## Material for this task
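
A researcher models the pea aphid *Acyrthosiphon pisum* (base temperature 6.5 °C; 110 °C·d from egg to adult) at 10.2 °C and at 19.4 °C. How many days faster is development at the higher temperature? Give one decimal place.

At 10.2 °C: 110 / (10.2 − 6.5) = 110 / 3.7 = 29.730 d.
At 19.4 °C: 110 / (19.4 − 6.5) = 110 / 12.9 = 8.527 d.
Difference = |29.730 − 8.527| = 21.203 ≈ 21.2 days.

21.2 days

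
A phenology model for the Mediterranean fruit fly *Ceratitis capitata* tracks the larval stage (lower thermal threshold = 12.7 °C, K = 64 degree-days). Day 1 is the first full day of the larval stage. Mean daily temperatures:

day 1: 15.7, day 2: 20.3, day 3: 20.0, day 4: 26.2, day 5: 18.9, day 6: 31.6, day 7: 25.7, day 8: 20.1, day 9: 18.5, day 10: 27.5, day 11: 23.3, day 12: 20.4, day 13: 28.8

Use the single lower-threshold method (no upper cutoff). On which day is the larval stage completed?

Daily DD above 12.7 °C: 3.0, 7.6, 7.3, 13.5, 6.2, 18.9, 13.0, 7.4, 5.8, 14.8, 10.6, 7.7, 16.1.
Cumulative: 3.0, 10.6, 17.9, 31.4, 37.6, 56.5, 69.5, 76.9, 82.7, 97.5, 108.1, 115.8, 131.9.
The total first reaches 64 DD on day 7.

day 7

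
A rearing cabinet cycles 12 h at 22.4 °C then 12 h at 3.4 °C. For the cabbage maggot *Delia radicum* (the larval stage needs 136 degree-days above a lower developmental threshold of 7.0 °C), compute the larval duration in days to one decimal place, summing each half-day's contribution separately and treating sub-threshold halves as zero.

17.7 days

Day half: max(0, 22.4 − 7.0) × 0.5 = 15.4 × 0.5 = 7.70 DD.
Night half: max(0, 3.4 − 7.0) × 0.5 = 0.0 × 0.5 = 0.00 DD.
Per 24 h: 7.70 DD/day.
Duration = 136 / 7.70 = 17.662 ≈ 17.7 days.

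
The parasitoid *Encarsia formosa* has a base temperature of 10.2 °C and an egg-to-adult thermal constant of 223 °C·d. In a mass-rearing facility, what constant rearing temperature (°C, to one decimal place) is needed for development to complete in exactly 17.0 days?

23.3 °C

Required daily accumulation = 223 / 17.0 = 13.118 DD/day.
T = T_base + 13.118 = 10.2 + 13.118 = 23.318 ≈ 23.3 °C.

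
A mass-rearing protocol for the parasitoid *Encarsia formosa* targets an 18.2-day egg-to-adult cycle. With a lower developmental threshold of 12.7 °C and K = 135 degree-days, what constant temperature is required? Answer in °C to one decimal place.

20.1 °C

Required daily accumulation = 135 / 18.2 = 7.418 DD/day.
T = T_base + 7.418 = 12.7 + 7.418 = 20.118 ≈ 20.1 °C.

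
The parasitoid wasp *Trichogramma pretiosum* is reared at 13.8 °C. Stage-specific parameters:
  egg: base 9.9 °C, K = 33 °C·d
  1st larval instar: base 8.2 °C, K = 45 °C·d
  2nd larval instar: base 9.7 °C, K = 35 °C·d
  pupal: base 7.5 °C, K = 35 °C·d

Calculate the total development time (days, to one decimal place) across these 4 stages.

30.6 days

egg: 33 / (13.8 − 9.9) = 33 / 3.9 = 8.462 d.
1st larval instar: 45 / (13.8 − 8.2) = 45 / 5.6 = 8.036 d.
2nd larval instar: 35 / (13.8 − 9.7) = 35 / 4.1 = 8.537 d.
pupal: 35 / (13.8 − 7.5) = 35 / 6.3 = 5.556 d.
Sum = 30.589 ≈ 30.6 days.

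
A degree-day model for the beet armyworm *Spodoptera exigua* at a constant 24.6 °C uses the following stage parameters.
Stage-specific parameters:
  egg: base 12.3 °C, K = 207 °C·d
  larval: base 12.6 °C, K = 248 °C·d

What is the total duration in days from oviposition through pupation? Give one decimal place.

egg: 207 / (24.6 − 12.3) = 207 / 12.3 = 16.829 d.
larval: 248 / (24.6 − 12.6) = 248 / 12.0 = 20.667 d.
Sum = 37.496 ≈ 37.5 days.

37.5 days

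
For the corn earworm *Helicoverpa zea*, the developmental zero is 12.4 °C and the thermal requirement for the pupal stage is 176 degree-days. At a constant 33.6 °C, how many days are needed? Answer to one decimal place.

Daily accumulation = 33.6 − 12.4 = 21.2 DD/day.
Duration = 176 / 21.2 = 8.302 ≈ 8.3 days.

8.3 days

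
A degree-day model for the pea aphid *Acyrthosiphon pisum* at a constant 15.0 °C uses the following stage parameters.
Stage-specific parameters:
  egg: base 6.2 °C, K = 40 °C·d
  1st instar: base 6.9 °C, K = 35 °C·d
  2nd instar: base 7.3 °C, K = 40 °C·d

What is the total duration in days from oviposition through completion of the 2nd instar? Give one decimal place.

14.1 days

egg: 40 / (15.0 − 6.2) = 40 / 8.8 = 4.545 d.
1st instar: 35 / (15.0 − 6.9) = 35 / 8.1 = 4.321 d.
2nd instar: 40 / (15.0 − 7.3) = 40 / 7.7 = 5.195 d.
Sum = 14.061 ≈ 14.1 days.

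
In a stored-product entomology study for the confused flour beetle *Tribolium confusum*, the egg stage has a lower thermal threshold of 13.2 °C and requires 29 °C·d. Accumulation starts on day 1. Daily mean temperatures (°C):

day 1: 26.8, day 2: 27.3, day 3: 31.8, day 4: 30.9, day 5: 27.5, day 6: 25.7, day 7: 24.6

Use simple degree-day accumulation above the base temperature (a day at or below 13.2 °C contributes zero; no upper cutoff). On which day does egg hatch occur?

day 3

Daily DD above 13.2 °C: 13.6, 14.1, 18.6, 17.7, 14.3, 12.5, 11.4.
Cumulative: 13.6, 27.7, 46.3, 64.0, 78.3, 90.8, 102.2.
The total first reaches 29 DD on day 3.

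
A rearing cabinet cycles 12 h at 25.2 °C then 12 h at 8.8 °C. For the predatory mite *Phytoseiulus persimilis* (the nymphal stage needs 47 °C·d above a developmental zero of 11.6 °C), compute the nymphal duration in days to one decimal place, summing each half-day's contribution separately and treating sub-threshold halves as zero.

Day half: max(0, 25.2 − 11.6) × 0.5 = 13.6 × 0.5 = 6.80 DD.
Night half: max(0, 8.8 − 11.6) × 0.5 = 0.0 × 0.5 = 0.00 DD.
Per 24 h: 6.80 DD/day.
Duration = 47 / 6.80 = 6.912 ≈ 6.9 days.

6.9 days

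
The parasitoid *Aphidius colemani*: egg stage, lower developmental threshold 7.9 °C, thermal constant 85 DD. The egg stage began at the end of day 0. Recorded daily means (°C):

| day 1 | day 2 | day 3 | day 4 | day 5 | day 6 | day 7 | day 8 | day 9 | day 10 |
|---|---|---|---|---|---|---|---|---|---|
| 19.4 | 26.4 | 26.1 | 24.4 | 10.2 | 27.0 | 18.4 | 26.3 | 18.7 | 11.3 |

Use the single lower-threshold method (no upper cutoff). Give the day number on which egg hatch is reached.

day 6

Daily DD above 7.9 °C: 11.5, 18.5, 18.2, 16.5, 2.3, 19.1, 10.5, 18.4, 10.8, 3.4.
Cumulative: 11.5, 30.0, 48.2, 64.7, 67.0, 86.1, 96.6, 115.0, 125.8, 129.2.
The total first reaches 85 DD on day 6.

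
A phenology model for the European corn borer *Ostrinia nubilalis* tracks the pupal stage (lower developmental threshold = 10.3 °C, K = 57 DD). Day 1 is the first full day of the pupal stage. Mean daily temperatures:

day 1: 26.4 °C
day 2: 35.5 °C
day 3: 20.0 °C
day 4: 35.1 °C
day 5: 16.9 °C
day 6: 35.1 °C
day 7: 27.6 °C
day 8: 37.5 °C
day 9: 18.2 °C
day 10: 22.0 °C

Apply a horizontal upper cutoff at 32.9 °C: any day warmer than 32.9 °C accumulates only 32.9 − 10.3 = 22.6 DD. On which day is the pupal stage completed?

day 4

Daily DD above 10.3 °C (capped at 22.6): 16.1, 22.6, 9.7, 22.6, 6.6, 22.6, 17.3, 22.6, 7.9, 11.7.
Cumulative: 16.1, 38.7, 48.4, 71.0, 77.6, 100.2, 117.5, 140.1, 148.0, 159.7.
The total first reaches 57 DD on day 4.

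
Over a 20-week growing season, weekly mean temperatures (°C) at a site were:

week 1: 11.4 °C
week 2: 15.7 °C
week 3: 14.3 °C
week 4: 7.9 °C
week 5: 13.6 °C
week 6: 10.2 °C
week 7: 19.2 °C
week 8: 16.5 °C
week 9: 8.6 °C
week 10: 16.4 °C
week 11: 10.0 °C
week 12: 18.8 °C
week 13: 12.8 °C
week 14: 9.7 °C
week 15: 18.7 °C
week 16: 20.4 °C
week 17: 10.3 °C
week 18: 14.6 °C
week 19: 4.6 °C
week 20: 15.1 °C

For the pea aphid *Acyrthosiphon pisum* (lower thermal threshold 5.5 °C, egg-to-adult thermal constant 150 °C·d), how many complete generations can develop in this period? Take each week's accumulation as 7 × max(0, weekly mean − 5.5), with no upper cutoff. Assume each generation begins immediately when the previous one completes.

7 generations

Weekly DD (7 × max(0, T̄ − 5.5)): 41.3, 71.4, 61.6, 16.8, 56.7, 32.9, 95.9, 77.0, 21.7, 76.3, 31.5, 93.1, 51.1, 29.4, 92.4, 104.3, 33.6, 63.7, 0.0, 67.2.
Season total = 1117.9 DD.
Complete generations = ⌊1117.9 / 150⌋ = 7.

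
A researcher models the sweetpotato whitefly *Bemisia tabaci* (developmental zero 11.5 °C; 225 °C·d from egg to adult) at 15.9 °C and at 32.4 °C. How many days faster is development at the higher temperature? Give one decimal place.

At 15.9 °C: 225 / (15.9 − 11.5) = 225 / 4.4 = 51.136 d.
At 32.4 °C: 225 / (32.4 − 11.5) = 225 / 20.9 = 10.766 d.
Difference = |51.136 − 10.766| = 40.371 ≈ 40.4 days.

40.4 days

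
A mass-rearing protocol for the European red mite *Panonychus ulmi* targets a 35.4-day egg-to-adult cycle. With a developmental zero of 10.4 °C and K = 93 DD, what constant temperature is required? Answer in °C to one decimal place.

13.0 °C

Required daily accumulation = 93 / 35.4 = 2.627 DD/day.
T = T_base + 2.627 = 10.4 + 2.627 = 13.027 ≈ 13.0 °C.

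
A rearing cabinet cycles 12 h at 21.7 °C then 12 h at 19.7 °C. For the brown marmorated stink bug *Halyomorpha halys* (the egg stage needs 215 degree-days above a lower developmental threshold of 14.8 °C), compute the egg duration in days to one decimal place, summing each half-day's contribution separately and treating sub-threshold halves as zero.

36.4 days

Day half: max(0, 21.7 − 14.8) × 0.5 = 6.9 × 0.5 = 3.45 DD.
Night half: max(0, 19.7 − 14.8) × 0.5 = 4.9 × 0.5 = 2.45 DD.
Per 24 h: 5.90 DD/day.
Duration = 215 / 5.90 = 36.441 ≈ 36.4 days.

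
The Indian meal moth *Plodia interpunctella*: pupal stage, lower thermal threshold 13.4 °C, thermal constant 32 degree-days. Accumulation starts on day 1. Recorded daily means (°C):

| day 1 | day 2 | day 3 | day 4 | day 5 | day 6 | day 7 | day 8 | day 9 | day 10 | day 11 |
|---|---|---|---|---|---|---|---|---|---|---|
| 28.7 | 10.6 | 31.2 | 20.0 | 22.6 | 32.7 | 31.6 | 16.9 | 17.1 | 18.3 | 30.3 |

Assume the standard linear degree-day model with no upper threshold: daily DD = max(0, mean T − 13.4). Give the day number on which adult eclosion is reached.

day 3

Daily DD above 13.4 °C: 15.3, 0.0, 17.8, 6.6, 9.2, 19.3, 18.2, 3.5, 3.7, 4.9, 16.9.
Cumulative: 15.3, 15.3, 33.1, 39.7, 48.9, 68.2, 86.4, 89.9, 93.6, 98.5, 115.4.
The total first reaches 32 DD on day 3.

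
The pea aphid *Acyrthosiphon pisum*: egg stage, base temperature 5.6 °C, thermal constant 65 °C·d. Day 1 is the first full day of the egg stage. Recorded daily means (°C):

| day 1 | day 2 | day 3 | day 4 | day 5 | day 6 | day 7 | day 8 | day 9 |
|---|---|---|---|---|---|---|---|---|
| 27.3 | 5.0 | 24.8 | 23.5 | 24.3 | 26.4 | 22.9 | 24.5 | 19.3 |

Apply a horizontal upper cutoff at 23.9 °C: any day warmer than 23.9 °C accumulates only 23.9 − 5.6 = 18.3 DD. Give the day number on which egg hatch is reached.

Daily DD above 5.6 °C (capped at 18.3): 18.3, 0.0, 18.3, 17.9, 18.3, 18.3, 17.3, 18.3, 13.7.
Cumulative: 18.3, 18.3, 36.6, 54.5, 72.8, 91.1, 108.4, 126.7, 140.4.
The total first reaches 65 DD on day 5.

day 5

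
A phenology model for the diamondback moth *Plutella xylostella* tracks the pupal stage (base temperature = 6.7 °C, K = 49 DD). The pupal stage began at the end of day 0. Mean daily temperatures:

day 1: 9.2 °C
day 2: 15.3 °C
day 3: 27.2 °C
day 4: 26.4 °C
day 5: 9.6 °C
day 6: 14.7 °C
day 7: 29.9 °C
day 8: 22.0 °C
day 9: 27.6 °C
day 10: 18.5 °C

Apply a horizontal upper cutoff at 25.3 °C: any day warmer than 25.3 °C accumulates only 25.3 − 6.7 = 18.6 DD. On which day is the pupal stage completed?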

## Assignment
Taking the material above, extract exactly and only the lines from the line with "A phenology model for the European" to the line with "day 10: 22.0 °C", inclusive of both.

## Response to the exercise
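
A phenology model for the European corn borer *Ostrinia nubilalis* tracks the pupal stage (lower developmental threshold = 10.3 °C, K = 57 DD). Day 1 is the first full day of the pupal stage. Mean daily temperatures:

day 1: 26.4 °C
day 2: 35.5 °C
day 3: 20.0 °C
day 4: 35.1 °C
day 5: 16.9 °C
day 6: 35.1 °C
day 7: 27.6 °C
day 8: 37.5 °C
day 9: 18.2 °C
day 10: 22.0 °C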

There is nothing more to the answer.